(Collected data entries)
╔══
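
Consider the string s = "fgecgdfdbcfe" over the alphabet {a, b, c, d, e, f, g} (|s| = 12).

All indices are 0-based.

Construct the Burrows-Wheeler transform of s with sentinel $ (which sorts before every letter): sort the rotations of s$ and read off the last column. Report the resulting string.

edbefgfgdc$cf

rank  rotation       last
    0  $fgecgdfdbcfe  e
    1  bcfe$fgecgdfd  d
    2  cfe$fgecgdfdb  b
    3  cgdfdbcfe$fge  e
    4  dbcfe$fgecgdf  f
    5  dfdbcfe$fgecg  g
    6  e$fgecgdfdbcf  f
    7  ecgdfdbcfe$fg  g
    8  fdbcfe$fgecgd  d
    9  fe$fgecgdfdbc  c
   10  fgecgdfdbcfe$  $
   11  gdfdbcfe$fgec  c
   12  gecgdfdbcfe$f  f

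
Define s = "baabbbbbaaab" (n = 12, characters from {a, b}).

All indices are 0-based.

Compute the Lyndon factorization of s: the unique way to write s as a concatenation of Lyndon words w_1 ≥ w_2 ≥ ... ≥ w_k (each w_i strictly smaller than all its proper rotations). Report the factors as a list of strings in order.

["b", "aabbbbb", "aaab"]

emit factor 1: 'b' (i=0, period=1)
emit factor 2: 'aabbbbb' (i=1, period=7)
emit factor 3: 'aaab' (i=8, period=4)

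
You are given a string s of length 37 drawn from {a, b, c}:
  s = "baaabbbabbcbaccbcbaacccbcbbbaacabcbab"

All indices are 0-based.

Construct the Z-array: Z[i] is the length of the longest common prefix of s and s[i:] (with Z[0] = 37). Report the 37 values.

Z[0]=37
i=1: i≥r, start 0; Z[1]=0
i=2: i≥r, start 0; Z[2]=0
i=3: i≥r, start 0; Z[3]=0
i=4: i≥r, start 0; Z[4]=1 scan→box=[4,5)
i=5: i≥r, start 0; Z[5]=1 scan→box=[5,6)
i=6: i≥r, start 0; Z[6]=2 scan→box=[6,8)
i=7: min(r-i=1, Z[1]=0)=0; Z[7]=0
i=8: i≥r, start 0; Z[8]=1 scan→box=[8,9)
i=9: i≥r, start 0; Z[9]=1 scan→box=[9,10)
i=10: i≥r, start 0; Z[10]=0
i=11: i≥r, start 0; Z[11]=2 scan→box=[11,13)
i=12: min(r-i=1, Z[1]=0)=0; Z[12]=0
i=13: i≥r, start 0; Z[13]=0
i=14: i≥r, start 0; Z[14]=0
i=15: i≥r, start 0; Z[15]=1 scan→box=[15,16)
i=16: i≥r, start 0; Z[16]=0
i=17: i≥r, start 0; Z[17]=3 scan→box=[17,20)
i=18: min(r-i=2, Z[1]=0)=0; Z[18]=0
i=19: min(r-i=1, Z[2]=0)=0; Z[19]=0
i=20: i≥r, start 0; Z[20]=0
i=21: i≥r, start 0; Z[21]=0
i=22: i≥r, start 0; Z[22]=0
i=23: i≥r, start 0; Z[23]=1 scan→box=[23,24)
i=24: i≥r, start 0; Z[24]=0
i=25: i≥r, start 0; Z[25]=1 scan→box=[25,26)
i=26: i≥r, start 0; Z[26]=1 scan→box=[26,27)
i=27: i≥r, start 0; Z[27]=3 scan→box=[27,30)
i=28: min(r-i=2, Z[1]=0)=0; Z[28]=0
i=29: min(r-i=1, Z[2]=0)=0; Z[29]=0
i=30: i≥r, start 0; Z[30]=0
i=31: i≥r, start 0; Z[31]=0
i=32: i≥r, start 0; Z[32]=1 scan→box=[32,33)
i=33: i≥r, start 0; Z[33]=0
i=34: i≥r, start 0; Z[34]=2 scan→box=[34,36)
i=35: min(r-i=1, Z[1]=0)=0; Z[35]=0
i=36: i≥r, start 0; Z[36]=1 scan→box=[36,37)

[37, 0, 0, 0, 1, 1, 2, 0, 1, 1, 0, 2, 0, 0, 0, 1, 0, 3, 0, 0, 0, 0, 0, 1, 0, 1, 1, 3, 0, 0, 0, 0, 1, 0, 2, 0, 1]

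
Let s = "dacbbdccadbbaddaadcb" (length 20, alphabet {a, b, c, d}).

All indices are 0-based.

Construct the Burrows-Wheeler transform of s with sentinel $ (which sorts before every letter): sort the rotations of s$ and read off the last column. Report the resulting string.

rank  rotation               last
    0  $dacbbdccadbbaddaadcb  b
    1  aadcb$dacbbdccadbbadd  d
    2  acbbdccadbbaddaadcb$d  d
    3  adbbaddaadcb$dacbbdcc  c
    4  adcb$dacbbdccadbbadda  a
    5  addaadcb$dacbbdccadbb  b
    6  b$dacbbdccadbbaddaadc  c
    7  baddaadcb$dacbbdccadb  b
    8  bbaddaadcb$dacbbdccad  d
    9  bbdccadbbaddaadcb$dac  c
   10  bdccadbbaddaadcb$dacb  b
   11  cadbbaddaadcb$dacbbdc  c
   12  cb$dacbbdccadbbaddaad  d
   13  cbbdccadbbaddaadcb$da  a
   14  ccadbbaddaadcb$dacbbd  d
   15  daadcb$dacbbdccadbbad  d
   16  dacbbdccadbbaddaadcb$  $
   17  dbbaddaadcb$dacbbdcca  a
   18  dcb$dacbbdccadbbaddaa  a
   19  dccadbbaddaadcb$dacbb  b
   20  ddaadcb$dacbbdccadbba  a

bddcabcbdcbcdadd$aaba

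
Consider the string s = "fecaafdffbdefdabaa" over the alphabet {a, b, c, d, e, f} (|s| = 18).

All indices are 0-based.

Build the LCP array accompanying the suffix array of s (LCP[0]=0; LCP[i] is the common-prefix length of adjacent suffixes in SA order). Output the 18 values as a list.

[0, 1, 2, 1, 1, 0, 1, 0, 0, 1, 1, 0, 1, 0, 1, 2, 1, 1]

rank | idx | suffix
   0 |  17 | a
   1 |  16 | aa
   2 |   3 | aafdffbdefdabaa
   3 |  14 | abaa
   4 |   4 | afdffbdefdabaa
   5 |  15 | baa
   6 |   9 | bdefdabaa
   7 |   2 | caafdffbdefdabaa
   8 |  13 | dabaa
   9 |  10 | defdabaa
  10 |   6 | dffbdefdabaa
  11 |   1 | ecaafdffbdefdabaa
  12 |  11 | efdabaa
  13 |   8 | fbdefdabaa
  14 |  12 | fdabaa
  15 |   5 | fdffbdefdabaa
  16 |   0 | fecaafdffbdefdabaa
  17 |   7 | ffbdefdabaa

SA = [17, 16, 3, 14, 4, 15, 9, 2, 13, 10, 6, 1, 11, 8, 12, 5, 0, 7]
i: (SA[i-1],SA[i]) lcp shared
  1: (17,16) 1 'a'
  2: (16,3) 2 'aa'
  3: (3,14) 1 'a'
  4: (14,4) 1 'a'
  5: (4,15) 0 ''
  6: (15,9) 1 'b'
  7: (9,2) 0 ''
  8: (2,13) 0 ''
  9: (13,10) 1 'd'
  10: (10,6) 1 'd'
  11: (6,1) 0 ''
  12: (1,11) 1 'e'
  13: (11,8) 0 ''
  14: (8,12) 1 'f'
  15: (12,5) 2 'fd'
  16: (5,0) 1 'f'
  17: (0,7) 1 'f'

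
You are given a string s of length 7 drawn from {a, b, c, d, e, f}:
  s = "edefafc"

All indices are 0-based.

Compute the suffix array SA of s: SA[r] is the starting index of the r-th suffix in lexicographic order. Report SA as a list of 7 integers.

rank | idx | suffix
   0 |   4 | afc
   1 |   6 | c
   2 |   1 | defafc
   3 |   0 | edefafc
   4 |   2 | efafc
   5 |   3 | fafc
   6 |   5 | fc

[4, 6, 1, 0, 2, 3, 5]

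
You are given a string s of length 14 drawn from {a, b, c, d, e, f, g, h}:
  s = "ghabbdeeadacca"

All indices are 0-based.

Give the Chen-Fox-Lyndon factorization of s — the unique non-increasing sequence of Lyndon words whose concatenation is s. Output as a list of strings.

["gh", "abbdeeadacc", "a"]

emit factor 1: 'gh' (i=0, period=2)
emit factor 2: 'abbdeeadacc' (i=2, period=11)
emit factor 3: 'a' (i=13, period=1)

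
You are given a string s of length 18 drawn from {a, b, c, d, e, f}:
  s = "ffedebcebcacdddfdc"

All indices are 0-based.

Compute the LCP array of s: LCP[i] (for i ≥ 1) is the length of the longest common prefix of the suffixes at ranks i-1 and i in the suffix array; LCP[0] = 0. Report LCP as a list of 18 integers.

[0, 0, 2, 0, 1, 1, 1, 0, 1, 2, 1, 1, 0, 3, 1, 0, 1, 1]

rank | idx | suffix
   0 |  10 | acdddfdc
   1 |   8 | bcacdddfdc
   2 |   5 | bcebcacdddfdc
   3 |  17 | c
   4 |   9 | cacdddfdc
   5 |  11 | cdddfdc
   6 |   6 | cebcacdddfdc
   7 |  16 | dc
   8 |  12 | dddfdc
   9 |  13 | ddfdc
  10 |   3 | debcebcacdddfdc
  11 |  14 | dfdc
  12 |   7 | ebcacdddfdc
  13 |   4 | ebcebcacdddfdc
  14 |   2 | edebcebcacdddfdc
  15 |  15 | fdc
  16 |   1 | fedebcebcacdddfdc
  17 |   0 | ffedebcebcacdddfdc

SA = [10, 8, 5, 17, 9, 11, 6, 16, 12, 13, 3, 14, 7, 4, 2, 15, 1, 0]
[i] adj suffixes → lcp
  [1] 10/8 → 0 ('')
  [2] 8/5 → 2 ('bc')
  [3] 5/17 → 0 ('')
  [4] 17/9 → 1 ('c')
  [5] 9/11 → 1 ('c')
  [6] 11/6 → 1 ('c')
  [7] 6/16 → 0 ('')
  [8] 16/12 → 1 ('d')
  [9] 12/13 → 2 ('dd')
  [10] 13/3 → 1 ('d')
  [11] 3/14 → 1 ('d')
  [12] 14/7 → 0 ('')
  [13] 7/4 → 3 ('ebc')
  [14] 4/2 → 1 ('e')
  [15] 2/15 → 0 ('')
  [16] 15/1 → 1 ('f')
  [17] 1/0 → 1 ('f')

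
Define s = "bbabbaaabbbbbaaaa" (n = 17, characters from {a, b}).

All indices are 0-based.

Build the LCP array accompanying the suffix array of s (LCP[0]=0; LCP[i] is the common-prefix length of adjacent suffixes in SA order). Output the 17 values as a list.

[0, 1, 2, 3, 3, 2, 1, 3, 0, 4, 2, 1, 5, 3, 2, 3, 4]

rank | idx | suffix
   0 |  16 | a
   1 |  15 | aa
   2 |  14 | aaa
   3 |  13 | aaaa
   4 |   5 | aaabbbbbaaaa
   5 |   6 | aabbbbbaaaa
   6 |   2 | abbaaabbbbbaaaa
   7 |   7 | abbbbbaaaa
   8 |  12 | baaaa
   9 |   4 | baaabbbbbaaaa
  10 |   1 | babbaaabbbbbaaaa
  11 |  11 | bbaaaa
  12 |   3 | bbaaabbbbbaaaa
  13 |   0 | bbabbaaabbbbbaaaa
  14 |  10 | bbbaaaa
  15 |   9 | bbbbaaaa
  16 |   8 | bbbbbaaaa

SA = [16, 15, 14, 13, 5, 6, 2, 7, 12, 4, 1, 11, 3, 0, 10, 9, 8]
i: (SA[i-1],SA[i]) lcp shared
  1: (16,15) 1 'a'
  2: (15,14) 2 'aa'
  3: (14,13) 3 'aaa'
  4: (13,5) 3 'aaa'
  5: (5,6) 2 'aa'
  6: (6,2) 1 'a'
  7: (2,7) 3 'abb'
  8: (7,12) 0 ''
  9: (12,4) 4 'baaa'
  10: (4,1) 2 'ba'
  11: (1,11) 1 'b'
  12: (11,3) 5 'bbaaa'
  13: (3,0) 3 'bba'
  14: (0,10) 2 'bb'
  15: (10,9) 3 'bbb'
  16: (9,8) 4 'bbbb'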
╚══
*Task item*:
Go through the records and report each line that contains "characters".

*Answer below*:
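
Define s = "baabbbbbaaab" (n = 12, characters from {a, b}).
Define s = "bbabbaaabbbbbaaaa" (n = 17, characters from {a, b}).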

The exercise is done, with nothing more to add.